- Opening Delimiter -

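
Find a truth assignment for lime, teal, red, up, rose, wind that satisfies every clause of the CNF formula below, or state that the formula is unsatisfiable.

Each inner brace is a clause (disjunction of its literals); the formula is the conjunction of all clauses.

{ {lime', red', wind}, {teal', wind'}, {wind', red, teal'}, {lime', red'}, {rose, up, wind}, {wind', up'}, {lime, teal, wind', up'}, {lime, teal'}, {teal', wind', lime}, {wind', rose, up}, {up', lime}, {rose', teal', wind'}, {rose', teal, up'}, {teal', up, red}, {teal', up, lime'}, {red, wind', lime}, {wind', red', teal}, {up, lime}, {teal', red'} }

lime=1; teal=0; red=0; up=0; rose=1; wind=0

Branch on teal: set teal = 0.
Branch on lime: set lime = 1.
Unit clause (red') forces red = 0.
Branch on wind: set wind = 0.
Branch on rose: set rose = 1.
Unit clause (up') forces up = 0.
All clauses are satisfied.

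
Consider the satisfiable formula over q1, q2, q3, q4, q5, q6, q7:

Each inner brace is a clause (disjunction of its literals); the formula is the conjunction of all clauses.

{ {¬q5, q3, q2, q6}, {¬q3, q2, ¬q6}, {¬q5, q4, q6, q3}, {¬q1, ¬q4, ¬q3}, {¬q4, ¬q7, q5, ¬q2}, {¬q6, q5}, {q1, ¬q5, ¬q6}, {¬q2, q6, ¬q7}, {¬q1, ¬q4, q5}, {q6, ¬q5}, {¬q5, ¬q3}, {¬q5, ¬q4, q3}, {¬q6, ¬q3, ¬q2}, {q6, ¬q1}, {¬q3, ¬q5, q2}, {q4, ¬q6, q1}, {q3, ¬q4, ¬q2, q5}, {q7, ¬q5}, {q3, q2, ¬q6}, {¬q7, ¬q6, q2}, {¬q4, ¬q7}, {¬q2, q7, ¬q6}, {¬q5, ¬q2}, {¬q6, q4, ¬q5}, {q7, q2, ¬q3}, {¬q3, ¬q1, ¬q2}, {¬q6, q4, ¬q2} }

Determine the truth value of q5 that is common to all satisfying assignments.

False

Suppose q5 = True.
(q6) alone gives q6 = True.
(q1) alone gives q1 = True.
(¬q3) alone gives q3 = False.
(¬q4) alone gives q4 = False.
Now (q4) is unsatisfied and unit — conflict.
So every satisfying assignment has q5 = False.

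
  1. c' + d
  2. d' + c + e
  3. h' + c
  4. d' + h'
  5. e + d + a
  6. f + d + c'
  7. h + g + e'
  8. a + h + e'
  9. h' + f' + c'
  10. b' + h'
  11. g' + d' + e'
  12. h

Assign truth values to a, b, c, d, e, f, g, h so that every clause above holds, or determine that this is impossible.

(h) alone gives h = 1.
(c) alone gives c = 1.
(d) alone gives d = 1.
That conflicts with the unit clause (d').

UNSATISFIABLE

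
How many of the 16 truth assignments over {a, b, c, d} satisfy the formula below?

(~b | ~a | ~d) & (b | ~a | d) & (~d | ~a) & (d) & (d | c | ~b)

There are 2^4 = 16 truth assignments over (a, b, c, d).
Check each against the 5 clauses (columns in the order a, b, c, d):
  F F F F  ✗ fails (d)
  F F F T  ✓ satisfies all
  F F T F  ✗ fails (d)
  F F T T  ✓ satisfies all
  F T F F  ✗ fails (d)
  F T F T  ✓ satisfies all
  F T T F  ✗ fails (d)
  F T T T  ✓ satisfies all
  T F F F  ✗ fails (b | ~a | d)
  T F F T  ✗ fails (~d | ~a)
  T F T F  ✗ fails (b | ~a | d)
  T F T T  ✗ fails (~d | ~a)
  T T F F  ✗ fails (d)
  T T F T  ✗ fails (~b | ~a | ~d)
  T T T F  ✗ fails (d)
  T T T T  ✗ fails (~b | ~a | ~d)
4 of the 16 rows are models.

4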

- Closing Delimiter -

▶ _Instructions to follow_: Restate all of the material exactly.

▶ _Exercise solution_:
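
Find a truth assignment for lime, teal, red, up, rose, wind that satisfies every clause of the CNF formula below, or state that the formula is unsatisfiable.

Each inner brace is a clause (disjunction of its literals); the formula is the conjunction of all clauses.

{ {lime', red', wind}, {teal', wind'}, {wind', red, teal'}, {lime', red'}, {rose, up, wind}, {wind', up'}, {lime, teal, wind', up'}, {lime, teal'}, {teal', wind', lime}, {wind', rose, up}, {up', lime}, {rose', teal', wind'}, {rose', teal, up'}, {teal', up, red}, {teal', up, lime'}, {red, wind', lime}, {wind', red', teal}, {up, lime}, {teal', red'} }

lime=1; teal=0; red=0; up=0; rose=1; wind=0

Branch on teal: set teal = 0.
Branch on lime: set lime = 1.
Unit clause (red') forces red = 0.
Branch on wind: set wind = 0.
Branch on rose: set rose = 1.
Unit clause (up') forces up = 0.
All clauses are satisfied.

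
Consider the satisfiable formula over q1, q2, q3, q4, q5, q6, q7:

Each inner brace is a clause (disjunction of its literals); the formula is the conjunction of all clauses.

{ {¬q5, q3, q2, q6}, {¬q3, q2, ¬q6}, {¬q5, q4, q6, q3}, {¬q1, ¬q4, ¬q3}, {¬q4, ¬q7, q5, ¬q2}, {¬q6, q5}, {q1, ¬q5, ¬q6}, {¬q2, q6, ¬q7}, {¬q1, ¬q4, q5}, {q6, ¬q5}, {¬q5, ¬q3}, {¬q5, ¬q4, q3}, {¬q6, ¬q3, ¬q2}, {q6, ¬q1}, {¬q3, ¬q5, q2}, {q4, ¬q6, q1}, {q3, ¬q4, ¬q2, q5}, {q7, ¬q5}, {q3, q2, ¬q6}, {¬q7, ¬q6, q2}, {¬q4, ¬q7}, {¬q2, q7, ¬q6}, {¬q5, ¬q2}, {¬q6, q4, ¬q5}, {q7, q2, ¬q3}, {¬q3, ¬q1, ¬q2}, {¬q6, q4, ¬q2} }

Determine the truth value of q5 that is common to all satisfying assignments.

False

Suppose q5 = True.
(q6) alone gives q6 = True.
(q1) alone gives q1 = True.
(¬q3) alone gives q3 = False.
(¬q4) alone gives q4 = False.
Now (q4) is unsatisfied and unit — conflict.
So every satisfying assignment has q5 = False.

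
  1. c' + d
  2. d' + c + e
  3. h' + c
  4. d' + h'
  5. e + d + a
  6. f + d + c'
  7. h + g + e'
  8. a + h + e'
  9. h' + f' + c'
  10. b' + h'
  11. g' + d' + e'
  12. h

Assign truth values to a, b, c, d, e, f, g, h so that every clause above holds, or determine that this is impossible.

(h) alone gives h = 1.
(c) alone gives c = 1.
(d) alone gives d = 1.
That conflicts with the unit clause (d').

UNSATISFIABLE

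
How many of the 16 truth assignments over {a, b, c, d} satisfy the formula below?

(~b | ~a | ~d) & (b | ~a | d) & (~d | ~a) & (d) & (d | c | ~b)

There are 2^4 = 16 truth assignments over (a, b, c, d).
Check each against the 5 clauses (columns in the order a, b, c, d):
  F F F F  ✗ fails (d)
  F F F T  ✓ satisfies all
  F F T F  ✗ fails (d)
  F F T T  ✓ satisfies all
  F T F F  ✗ fails (d)
  F T F T  ✓ satisfies all
  F T T F  ✗ fails (d)
  F T T T  ✓ satisfies all
  T F F F  ✗ fails (b | ~a | d)
  T F F T  ✗ fails (~d | ~a)
  T F T F  ✗ fails (b | ~a | d)
  T F T T  ✗ fails (~d | ~a)
  T T F F  ✗ fails (d)
  T T F T  ✗ fails (~b | ~a | ~d)
  T T T F  ✗ fails (d)
  T T T T  ✗ fails (~b | ~a | ~d)
4 of the 16 rows are models.

4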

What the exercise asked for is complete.